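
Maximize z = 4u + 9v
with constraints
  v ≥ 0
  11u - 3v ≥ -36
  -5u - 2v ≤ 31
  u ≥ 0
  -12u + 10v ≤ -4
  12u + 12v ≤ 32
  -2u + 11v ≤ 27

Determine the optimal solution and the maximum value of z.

u = 46/33, v = 14/11, maximum z = 562/33

Vertices and z = 4u + 9v:
  (1/3, 0) → z = 4/3
  (8/3, 0) → z = 32/3
  (46/33, 14/11) → z = 562/33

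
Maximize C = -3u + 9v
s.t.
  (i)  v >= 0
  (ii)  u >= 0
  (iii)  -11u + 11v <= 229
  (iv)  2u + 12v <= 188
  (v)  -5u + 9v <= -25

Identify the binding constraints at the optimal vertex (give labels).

Corner points and C = -3u + 9v:
  (94, 0) → C = -282
  (5, 0) → C = -15
  (332/13, 445/39) → C = 339/13

The maximum is at (332/13, 445/39). Substituting into each constraint, equality holds for (iv) and (v); the remaining constraints have slack.

(iv) and (v)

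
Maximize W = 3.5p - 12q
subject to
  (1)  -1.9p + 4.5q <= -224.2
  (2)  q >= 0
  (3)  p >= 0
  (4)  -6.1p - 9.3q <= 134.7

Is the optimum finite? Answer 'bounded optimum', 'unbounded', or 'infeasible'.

unbounded

From the feasible point (118, 0), moving in the direction (1, 0) keeps every constraint satisfied while W increases without bound.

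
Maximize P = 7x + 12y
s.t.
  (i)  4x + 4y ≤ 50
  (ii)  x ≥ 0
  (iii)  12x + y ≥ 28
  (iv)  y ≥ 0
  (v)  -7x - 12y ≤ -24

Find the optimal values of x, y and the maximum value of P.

x = 31/22, y = 122/11, maximum P = 3145/22

Extreme points and P = 7x + 12y:
  (31/22, 122/11) → P = 3145/22
  (25/2, 0) → P = 175/2
  (312/137, 92/137) → P = 24
  (24/7, 0) → P = 24

At the optimal vertex, 4x + 4y = 50 and 12x + y = 28.
Solving simultaneously gives x = 31/22, y = 122/11.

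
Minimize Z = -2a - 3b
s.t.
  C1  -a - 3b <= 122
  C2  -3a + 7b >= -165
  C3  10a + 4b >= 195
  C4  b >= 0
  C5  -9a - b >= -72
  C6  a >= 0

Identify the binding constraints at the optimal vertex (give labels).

Corner points and Z = -2a - 3b:
  (93/26, 1035/26) → Z = -3291/26
  (0, 195/4) → Z = -585/4
  (0, 72) → Z = -216

The minimum is at (0, 72). Substituting into each constraint, equality holds for C5 and C6; the remaining constraints have slack.

C5 and C6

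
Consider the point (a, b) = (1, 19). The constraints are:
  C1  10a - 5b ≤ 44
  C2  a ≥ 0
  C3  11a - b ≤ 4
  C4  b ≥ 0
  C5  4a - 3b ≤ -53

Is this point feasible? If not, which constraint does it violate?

feasible

C1: -85 ≤ 44 ✓
C2: 1 ≥ 0 ✓
C3: -8 ≤ 4 ✓
C4: 19 ≥ 0 ✓
C5: -53 ≤ -53 ✓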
═══
All records are to be retyped exactly. None may be omitted.

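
Maximize z = 4u + 9v
with constraints
  v ≥ 0
  11u - 3v ≥ -36
  -5u - 2v ≤ 31
  u ≥ 0
  -12u + 10v ≤ -4
  12u + 12v ≤ 32
  -2u + 11v ≤ 27

Determine the optimal solution and the maximum value of z.

u = 46/33, v = 14/11, maximum z = 562/33

Vertices and z = 4u + 9v:
  (1/3, 0) → z = 4/3
  (8/3, 0) → z = 32/3
  (46/33, 14/11) → z = 562/33

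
Maximize C = -3u + 9v
s.t.
  (i)  v >= 0
  (ii)  u >= 0
  (iii)  -11u + 11v <= 229
  (iv)  2u + 12v <= 188
  (v)  -5u + 9v <= -25

Identify the binding constraints at the optimal vertex (give labels).

Corner points and C = -3u + 9v:
  (94, 0) → C = -282
  (5, 0) → C = -15
  (332/13, 445/39) → C = 339/13

The maximum is at (332/13, 445/39). Substituting into each constraint, equality holds for (iv) and (v); the remaining constraints have slack.

(iv) and (v)

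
Maximize W = 3.5p - 12q
subject to
  (1)  -1.9p + 4.5q <= -224.2
  (2)  q >= 0
  (3)  p >= 0
  (4)  -6.1p - 9.3q <= 134.7

Is the optimum finite? Answer 'bounded optimum', 'unbounded', or 'infeasible'.

unbounded

From the feasible point (118, 0), moving in the direction (1, 0) keeps every constraint satisfied while W increases without bound.

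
Maximize P = 7x + 12y
s.t.
  (i)  4x + 4y ≤ 50
  (ii)  x ≥ 0
  (iii)  12x + y ≥ 28
  (iv)  y ≥ 0
  (v)  -7x - 12y ≤ -24

Find the optimal values of x, y and the maximum value of P.

x = 31/22, y = 122/11, maximum P = 3145/22

Extreme points and P = 7x + 12y:
  (31/22, 122/11) → P = 3145/22
  (25/2, 0) → P = 175/2
  (312/137, 92/137) → P = 24
  (24/7, 0) → P = 24

At the optimal vertex, 4x + 4y = 50 and 12x + y = 28.
Solving simultaneously gives x = 31/22, y = 122/11.

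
Minimize Z = -2a - 3b
s.t.
  C1  -a - 3b <= 122
  C2  -3a + 7b >= -165
  C3  10a + 4b >= 195
  C4  b >= 0
  C5  -9a - b >= -72
  C6  a >= 0

Identify the binding constraints at the optimal vertex (give labels).

Corner points and Z = -2a - 3b:
  (93/26, 1035/26) → Z = -3291/26
  (0, 195/4) → Z = -585/4
  (0, 72) → Z = -216

The minimum is at (0, 72). Substituting into each constraint, equality holds for C5 and C6; the remaining constraints have slack.

C5 and C6

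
Consider the point (a, b) = (1, 19). The constraints are:
  C1  10a - 5b ≤ 44
  C2  a ≥ 0
  C3  11a - b ≤ 4
  C4  b ≥ 0
  C5  4a - 3b ≤ -53

Is this point feasible? If not, which constraint does it violate?

feasible

C1: -85 ≤ 44 ✓
C2: 1 ≥ 0 ✓
C3: -8 ≤ 4 ✓
C4: 19 ≥ 0 ✓
C5: -53 ≤ -53 ✓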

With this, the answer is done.